Activity — Your answer should be the line containing "A pouch holds beads in 14" and every line after it to the end of the records below, word for word.

*** Record set Section Begins ***

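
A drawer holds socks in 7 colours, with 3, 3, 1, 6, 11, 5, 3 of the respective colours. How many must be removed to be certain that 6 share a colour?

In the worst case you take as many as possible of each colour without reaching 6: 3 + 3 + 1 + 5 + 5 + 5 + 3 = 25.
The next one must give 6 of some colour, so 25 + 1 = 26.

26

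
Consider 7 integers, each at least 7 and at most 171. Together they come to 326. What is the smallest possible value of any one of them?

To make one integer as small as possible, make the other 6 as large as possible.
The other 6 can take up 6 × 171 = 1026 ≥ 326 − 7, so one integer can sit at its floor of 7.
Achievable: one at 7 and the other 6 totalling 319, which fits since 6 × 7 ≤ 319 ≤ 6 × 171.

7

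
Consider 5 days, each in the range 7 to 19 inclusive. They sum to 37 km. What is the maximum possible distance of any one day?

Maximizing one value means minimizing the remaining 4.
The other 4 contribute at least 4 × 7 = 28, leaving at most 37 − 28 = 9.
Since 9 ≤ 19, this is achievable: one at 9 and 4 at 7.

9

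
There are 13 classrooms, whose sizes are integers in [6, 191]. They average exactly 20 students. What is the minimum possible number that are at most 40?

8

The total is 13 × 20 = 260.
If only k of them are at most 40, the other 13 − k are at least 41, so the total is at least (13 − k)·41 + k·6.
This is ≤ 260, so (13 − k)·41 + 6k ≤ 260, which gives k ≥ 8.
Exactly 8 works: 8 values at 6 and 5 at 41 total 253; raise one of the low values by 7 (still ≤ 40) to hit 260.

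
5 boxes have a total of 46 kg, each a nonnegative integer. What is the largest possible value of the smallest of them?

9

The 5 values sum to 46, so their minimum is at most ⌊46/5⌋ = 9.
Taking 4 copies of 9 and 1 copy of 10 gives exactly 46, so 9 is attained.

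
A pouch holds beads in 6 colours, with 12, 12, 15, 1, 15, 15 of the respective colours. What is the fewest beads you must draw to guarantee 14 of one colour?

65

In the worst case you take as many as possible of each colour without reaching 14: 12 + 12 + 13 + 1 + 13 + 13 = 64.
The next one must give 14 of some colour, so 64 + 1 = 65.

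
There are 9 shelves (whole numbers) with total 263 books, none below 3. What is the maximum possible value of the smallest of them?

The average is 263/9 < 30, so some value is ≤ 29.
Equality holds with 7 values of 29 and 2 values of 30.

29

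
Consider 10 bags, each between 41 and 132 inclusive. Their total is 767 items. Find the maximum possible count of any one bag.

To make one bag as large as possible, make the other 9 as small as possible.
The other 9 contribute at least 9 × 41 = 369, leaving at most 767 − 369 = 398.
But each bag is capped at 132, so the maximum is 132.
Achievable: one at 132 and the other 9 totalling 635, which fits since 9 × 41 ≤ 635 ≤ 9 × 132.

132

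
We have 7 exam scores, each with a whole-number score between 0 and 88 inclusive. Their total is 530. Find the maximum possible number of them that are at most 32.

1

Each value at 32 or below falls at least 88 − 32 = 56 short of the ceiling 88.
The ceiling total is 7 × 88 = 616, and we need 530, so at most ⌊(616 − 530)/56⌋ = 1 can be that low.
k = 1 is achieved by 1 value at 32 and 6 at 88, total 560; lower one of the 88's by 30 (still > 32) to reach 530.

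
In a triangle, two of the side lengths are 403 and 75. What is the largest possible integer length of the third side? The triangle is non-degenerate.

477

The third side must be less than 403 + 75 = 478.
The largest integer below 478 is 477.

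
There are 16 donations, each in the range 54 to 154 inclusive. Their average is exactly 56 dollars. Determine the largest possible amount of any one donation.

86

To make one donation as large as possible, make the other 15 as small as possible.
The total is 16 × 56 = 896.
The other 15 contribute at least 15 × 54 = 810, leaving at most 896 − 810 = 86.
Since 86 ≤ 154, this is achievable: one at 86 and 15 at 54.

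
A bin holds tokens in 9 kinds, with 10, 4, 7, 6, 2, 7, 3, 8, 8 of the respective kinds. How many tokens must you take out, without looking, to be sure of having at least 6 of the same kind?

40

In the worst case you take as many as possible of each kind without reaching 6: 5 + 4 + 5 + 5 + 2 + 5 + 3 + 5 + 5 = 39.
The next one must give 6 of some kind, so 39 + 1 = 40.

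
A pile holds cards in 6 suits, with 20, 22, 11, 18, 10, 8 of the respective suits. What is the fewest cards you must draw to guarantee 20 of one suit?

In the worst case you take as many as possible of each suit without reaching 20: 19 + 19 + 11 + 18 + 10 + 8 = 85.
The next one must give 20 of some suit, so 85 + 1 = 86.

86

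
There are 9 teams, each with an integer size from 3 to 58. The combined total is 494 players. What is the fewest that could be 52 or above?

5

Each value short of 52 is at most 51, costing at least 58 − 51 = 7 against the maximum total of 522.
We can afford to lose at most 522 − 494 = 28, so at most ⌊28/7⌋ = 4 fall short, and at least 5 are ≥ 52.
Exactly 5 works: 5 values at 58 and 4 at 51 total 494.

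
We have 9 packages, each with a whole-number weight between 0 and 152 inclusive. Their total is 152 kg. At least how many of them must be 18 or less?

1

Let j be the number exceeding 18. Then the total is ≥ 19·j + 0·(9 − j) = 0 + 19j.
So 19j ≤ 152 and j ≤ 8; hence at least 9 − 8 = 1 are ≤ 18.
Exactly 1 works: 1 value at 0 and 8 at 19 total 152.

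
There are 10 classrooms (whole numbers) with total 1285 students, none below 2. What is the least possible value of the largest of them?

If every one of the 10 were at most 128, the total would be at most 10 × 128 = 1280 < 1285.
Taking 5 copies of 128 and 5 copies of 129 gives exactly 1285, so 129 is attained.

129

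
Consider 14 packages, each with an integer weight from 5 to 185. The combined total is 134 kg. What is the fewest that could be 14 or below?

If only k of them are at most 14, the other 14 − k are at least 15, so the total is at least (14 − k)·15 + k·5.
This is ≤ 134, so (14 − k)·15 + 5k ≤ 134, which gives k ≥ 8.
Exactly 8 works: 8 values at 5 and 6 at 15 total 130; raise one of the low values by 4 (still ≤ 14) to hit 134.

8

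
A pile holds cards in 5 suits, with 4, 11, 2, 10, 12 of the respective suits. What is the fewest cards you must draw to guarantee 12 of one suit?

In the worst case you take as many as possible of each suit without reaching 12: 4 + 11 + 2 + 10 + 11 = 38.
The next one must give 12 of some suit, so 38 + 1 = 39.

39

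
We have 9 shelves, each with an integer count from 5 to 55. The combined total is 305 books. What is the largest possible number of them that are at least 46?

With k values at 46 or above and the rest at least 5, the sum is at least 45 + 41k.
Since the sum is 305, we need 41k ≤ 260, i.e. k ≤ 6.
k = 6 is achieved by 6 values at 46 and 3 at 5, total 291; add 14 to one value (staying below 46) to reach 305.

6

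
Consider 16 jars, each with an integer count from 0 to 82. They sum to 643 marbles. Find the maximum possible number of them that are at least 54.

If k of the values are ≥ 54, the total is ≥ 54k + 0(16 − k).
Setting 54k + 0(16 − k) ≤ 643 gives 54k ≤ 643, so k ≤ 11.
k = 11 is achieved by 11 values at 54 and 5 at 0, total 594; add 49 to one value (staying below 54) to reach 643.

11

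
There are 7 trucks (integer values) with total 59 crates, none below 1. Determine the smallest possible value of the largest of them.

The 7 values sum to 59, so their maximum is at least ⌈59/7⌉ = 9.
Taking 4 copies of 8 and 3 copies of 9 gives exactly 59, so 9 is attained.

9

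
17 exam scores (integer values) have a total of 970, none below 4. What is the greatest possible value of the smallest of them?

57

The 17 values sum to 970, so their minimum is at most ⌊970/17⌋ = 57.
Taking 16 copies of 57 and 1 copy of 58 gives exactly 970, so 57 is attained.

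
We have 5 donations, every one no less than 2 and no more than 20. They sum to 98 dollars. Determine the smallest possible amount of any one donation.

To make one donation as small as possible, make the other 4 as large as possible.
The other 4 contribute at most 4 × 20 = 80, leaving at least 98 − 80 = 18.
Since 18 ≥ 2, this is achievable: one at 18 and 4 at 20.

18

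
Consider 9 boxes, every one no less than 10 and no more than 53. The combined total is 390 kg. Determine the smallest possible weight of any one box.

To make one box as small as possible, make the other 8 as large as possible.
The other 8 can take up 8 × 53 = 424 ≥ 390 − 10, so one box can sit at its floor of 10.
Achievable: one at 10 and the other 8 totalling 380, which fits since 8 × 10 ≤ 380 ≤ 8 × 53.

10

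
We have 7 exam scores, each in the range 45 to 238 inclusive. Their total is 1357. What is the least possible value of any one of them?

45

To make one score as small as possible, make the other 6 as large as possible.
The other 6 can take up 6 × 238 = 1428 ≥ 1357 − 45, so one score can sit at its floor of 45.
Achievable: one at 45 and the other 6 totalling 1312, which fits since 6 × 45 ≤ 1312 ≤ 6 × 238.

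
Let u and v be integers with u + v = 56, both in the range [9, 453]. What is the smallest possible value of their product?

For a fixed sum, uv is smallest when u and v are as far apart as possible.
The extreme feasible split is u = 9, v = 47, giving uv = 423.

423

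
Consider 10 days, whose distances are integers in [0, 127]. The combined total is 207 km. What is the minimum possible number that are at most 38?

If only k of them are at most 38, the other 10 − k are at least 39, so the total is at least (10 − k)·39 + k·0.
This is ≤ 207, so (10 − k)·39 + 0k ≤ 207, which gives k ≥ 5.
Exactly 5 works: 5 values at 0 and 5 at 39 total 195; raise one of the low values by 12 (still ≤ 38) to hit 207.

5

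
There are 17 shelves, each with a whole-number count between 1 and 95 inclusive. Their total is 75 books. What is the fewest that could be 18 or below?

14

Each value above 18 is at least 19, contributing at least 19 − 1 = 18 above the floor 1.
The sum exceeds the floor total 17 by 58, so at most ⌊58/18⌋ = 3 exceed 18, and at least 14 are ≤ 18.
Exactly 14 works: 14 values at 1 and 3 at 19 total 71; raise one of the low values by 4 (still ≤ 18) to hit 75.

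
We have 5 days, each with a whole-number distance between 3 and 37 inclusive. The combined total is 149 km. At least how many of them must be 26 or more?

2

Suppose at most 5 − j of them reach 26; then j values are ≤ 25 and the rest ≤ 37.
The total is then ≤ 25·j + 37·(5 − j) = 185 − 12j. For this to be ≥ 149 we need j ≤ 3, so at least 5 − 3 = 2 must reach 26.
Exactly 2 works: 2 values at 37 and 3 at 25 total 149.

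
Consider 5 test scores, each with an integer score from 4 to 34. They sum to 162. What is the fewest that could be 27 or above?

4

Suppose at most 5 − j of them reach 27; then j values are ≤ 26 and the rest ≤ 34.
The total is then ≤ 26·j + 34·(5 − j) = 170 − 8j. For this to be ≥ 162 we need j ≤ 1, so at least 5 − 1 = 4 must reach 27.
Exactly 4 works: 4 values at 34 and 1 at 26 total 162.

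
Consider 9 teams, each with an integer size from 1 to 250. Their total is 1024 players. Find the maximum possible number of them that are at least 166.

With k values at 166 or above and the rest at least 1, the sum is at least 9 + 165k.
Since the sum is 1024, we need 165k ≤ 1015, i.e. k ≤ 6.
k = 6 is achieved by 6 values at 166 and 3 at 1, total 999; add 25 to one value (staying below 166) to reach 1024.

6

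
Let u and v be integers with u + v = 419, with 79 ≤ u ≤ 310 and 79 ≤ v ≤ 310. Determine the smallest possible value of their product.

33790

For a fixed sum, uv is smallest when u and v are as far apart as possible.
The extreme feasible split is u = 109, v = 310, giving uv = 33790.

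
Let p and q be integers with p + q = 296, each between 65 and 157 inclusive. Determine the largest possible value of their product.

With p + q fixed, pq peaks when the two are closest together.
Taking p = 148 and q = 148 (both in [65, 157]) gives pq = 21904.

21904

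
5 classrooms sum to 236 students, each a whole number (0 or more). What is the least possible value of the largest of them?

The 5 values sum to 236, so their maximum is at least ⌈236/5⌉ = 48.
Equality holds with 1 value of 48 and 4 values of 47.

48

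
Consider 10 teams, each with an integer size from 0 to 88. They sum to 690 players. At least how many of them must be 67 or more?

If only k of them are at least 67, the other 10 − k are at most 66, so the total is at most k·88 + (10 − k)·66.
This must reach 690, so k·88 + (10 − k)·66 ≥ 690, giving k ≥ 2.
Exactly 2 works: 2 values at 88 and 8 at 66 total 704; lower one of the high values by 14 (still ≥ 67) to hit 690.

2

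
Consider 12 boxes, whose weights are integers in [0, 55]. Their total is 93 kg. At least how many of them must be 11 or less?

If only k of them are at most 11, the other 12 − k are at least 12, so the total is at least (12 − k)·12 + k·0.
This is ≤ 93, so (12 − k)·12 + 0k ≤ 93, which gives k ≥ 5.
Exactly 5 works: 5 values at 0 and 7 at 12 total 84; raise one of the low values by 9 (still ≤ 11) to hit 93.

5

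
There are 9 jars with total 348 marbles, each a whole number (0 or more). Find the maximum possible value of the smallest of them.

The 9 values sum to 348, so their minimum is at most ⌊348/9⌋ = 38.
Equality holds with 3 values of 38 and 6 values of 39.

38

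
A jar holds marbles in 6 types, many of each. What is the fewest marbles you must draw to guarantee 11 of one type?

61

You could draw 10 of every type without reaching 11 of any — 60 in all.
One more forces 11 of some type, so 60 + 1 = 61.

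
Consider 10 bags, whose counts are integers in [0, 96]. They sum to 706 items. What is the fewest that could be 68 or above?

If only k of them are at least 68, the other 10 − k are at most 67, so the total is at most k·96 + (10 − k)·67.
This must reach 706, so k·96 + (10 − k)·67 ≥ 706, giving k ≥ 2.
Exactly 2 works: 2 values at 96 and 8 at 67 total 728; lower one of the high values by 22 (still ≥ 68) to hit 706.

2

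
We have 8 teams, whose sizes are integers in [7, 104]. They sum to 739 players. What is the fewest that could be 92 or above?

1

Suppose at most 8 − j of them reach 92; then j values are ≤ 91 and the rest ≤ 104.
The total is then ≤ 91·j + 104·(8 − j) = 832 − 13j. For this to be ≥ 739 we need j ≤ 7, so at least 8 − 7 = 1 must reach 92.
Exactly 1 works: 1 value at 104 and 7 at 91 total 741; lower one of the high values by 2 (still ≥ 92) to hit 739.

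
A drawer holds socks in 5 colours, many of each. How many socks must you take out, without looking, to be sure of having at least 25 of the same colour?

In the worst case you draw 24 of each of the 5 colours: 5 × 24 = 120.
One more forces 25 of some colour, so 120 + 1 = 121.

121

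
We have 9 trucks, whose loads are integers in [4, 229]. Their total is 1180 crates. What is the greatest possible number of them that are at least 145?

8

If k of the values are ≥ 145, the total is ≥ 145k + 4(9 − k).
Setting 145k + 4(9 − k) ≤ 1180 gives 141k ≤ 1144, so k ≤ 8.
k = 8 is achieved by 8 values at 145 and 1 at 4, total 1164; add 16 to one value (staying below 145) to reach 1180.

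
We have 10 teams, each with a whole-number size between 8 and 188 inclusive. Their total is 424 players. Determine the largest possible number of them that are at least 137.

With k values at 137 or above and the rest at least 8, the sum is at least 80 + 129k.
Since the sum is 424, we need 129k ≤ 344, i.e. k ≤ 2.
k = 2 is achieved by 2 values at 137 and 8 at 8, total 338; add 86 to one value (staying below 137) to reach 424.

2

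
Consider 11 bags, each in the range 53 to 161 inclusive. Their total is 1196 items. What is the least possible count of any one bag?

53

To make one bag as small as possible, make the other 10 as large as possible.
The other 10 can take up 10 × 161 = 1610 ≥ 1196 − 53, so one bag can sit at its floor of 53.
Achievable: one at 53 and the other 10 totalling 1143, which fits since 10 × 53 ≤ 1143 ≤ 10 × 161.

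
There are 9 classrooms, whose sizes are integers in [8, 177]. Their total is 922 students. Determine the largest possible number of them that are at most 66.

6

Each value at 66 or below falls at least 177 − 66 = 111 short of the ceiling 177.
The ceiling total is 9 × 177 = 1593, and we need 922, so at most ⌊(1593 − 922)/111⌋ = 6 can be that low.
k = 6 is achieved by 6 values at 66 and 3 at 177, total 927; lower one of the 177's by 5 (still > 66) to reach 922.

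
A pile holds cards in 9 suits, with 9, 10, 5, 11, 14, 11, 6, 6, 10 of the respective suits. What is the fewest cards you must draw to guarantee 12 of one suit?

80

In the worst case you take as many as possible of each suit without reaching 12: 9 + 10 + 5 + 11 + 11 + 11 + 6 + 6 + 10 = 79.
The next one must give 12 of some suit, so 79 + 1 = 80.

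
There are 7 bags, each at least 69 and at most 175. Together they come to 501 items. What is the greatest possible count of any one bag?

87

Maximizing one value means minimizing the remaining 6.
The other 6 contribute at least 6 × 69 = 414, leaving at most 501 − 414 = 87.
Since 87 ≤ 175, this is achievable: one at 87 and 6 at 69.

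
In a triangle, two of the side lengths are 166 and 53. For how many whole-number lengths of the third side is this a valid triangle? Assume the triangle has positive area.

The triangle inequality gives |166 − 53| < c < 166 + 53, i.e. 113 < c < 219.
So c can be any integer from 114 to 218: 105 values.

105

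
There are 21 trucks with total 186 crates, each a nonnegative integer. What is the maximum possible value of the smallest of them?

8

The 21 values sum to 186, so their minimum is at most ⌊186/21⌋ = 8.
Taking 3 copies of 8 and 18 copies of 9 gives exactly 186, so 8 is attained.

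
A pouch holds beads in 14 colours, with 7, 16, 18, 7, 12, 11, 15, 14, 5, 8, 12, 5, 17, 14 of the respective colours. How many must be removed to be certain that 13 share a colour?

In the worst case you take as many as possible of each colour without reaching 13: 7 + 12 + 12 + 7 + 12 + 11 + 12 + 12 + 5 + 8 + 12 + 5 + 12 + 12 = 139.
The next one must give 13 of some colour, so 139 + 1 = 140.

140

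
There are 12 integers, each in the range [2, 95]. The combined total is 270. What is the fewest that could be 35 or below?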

*** Record set Section Ends ***

Your response —
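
A pouch holds beads in 14 colours, with 7, 16, 18, 7, 12, 11, 15, 14, 5, 8, 12, 5, 17, 14 of the respective colours. How many must be removed to be certain that 13 share a colour?

In the worst case you take as many as possible of each colour without reaching 13: 7 + 12 + 12 + 7 + 12 + 11 + 12 + 12 + 5 + 8 + 12 + 5 + 12 + 12 = 139.
The next one must give 13 of some colour, so 139 + 1 = 140.

140

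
There are 12 integers, each in the range [2, 95]. The combined total is 270. What is the fewest that could be 35 or below?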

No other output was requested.